→ Description of the task
When a line in the entries contains the word "What", copy that line in full.

────────────────

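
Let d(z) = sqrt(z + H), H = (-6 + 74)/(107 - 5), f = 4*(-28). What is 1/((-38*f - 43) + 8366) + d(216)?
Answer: 1/12579 + 5*sqrt(78)/3 ≈ 14.720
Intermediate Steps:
f = -112
H = 2/3 (H = 68/102 = 68*(1/102) = 2/3 ≈ 0.66667)
d(z) = sqrt(2/3 + z) (d(z) = sqrt(z + 2/3) = sqrt(2/3 + z))
1/((-38*f - 43) + 8366) + d(216) = 1/((-38*(-112) - 43) + 8366) + sqrt(6 + 9*216)/3 = 1/((4256 - 43) + 8366) + sqrt(6 + 1944)/3 = 1/(4213 + 8366) + sqrt(1950)/3 = 1/12579 + (5*sqrt(78))/3 = 1/12579 + 5*sqrt(78)/3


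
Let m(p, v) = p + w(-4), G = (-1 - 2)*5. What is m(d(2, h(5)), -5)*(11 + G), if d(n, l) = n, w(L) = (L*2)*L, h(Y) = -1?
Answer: -136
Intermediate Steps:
w(L) = 2*L**2 (w(L) = (2*L)*L = 2*L**2)
G = -15 (G = -3*5 = -15)
m(p, v) = 32 + p (m(p, v) = p + 2*(-4)**2 = p + 2*16 = p + 32 = 32 + p)
m(d(2, h(5)), -5)*(11 + G) = (32 + 2)*(11 - 15) = 34*(-4) = -136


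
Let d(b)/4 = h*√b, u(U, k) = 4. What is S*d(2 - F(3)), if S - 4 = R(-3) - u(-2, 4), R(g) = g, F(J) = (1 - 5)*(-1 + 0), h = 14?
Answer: -168*I*√2 ≈ -237.59*I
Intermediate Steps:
F(J) = 4 (F(J) = -4*(-1) = 4)
S = -3 (S = 4 + (-3 - 1*4) = 4 + (-3 - 4) = 4 - 7 = -3)
d(b) = 56*√b (d(b) = 4*(14*√b) = 56*√b)
S*d(2 - F(3)) = -168*√(2 - 1*4) = -168*√(2 - 4) = -168*√(-2) = -168*I*√2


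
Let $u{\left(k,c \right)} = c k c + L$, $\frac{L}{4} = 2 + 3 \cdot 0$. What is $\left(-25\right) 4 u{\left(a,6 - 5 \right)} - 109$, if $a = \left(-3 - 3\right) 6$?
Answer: $2691$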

────────────────

→ Answer section
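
Let d(z) = sqrt(z + H), H = (-6 + 74)/(107 - 5), f = 4*(-28). What is 1/((-38*f - 43) + 8366) + d(216)?
Let m(p, v) = p + w(-4), G = (-1 - 2)*5. What is m(d(2, h(5)), -5)*(11 + G), if d(n, l) = n, w(L) = (L*2)*L, h(Y) = -1?
Let d(b)/4 = h*√b, u(U, k) = 4. What is S*d(2 - F(3)), if S - 4 = R(-3) - u(-2, 4), R(g) = g, F(J) = (1 - 5)*(-1 + 0), h = 14?
Let $u{\left(k,c \right)} = c k c + L$, $\frac{L}{4} = 2 + 3 \cdot 0$. What is $\left(-25\right) 4 u{\left(a,6 - 5 \right)} - 109$, if $a = \left(-3 - 3\right) 6$?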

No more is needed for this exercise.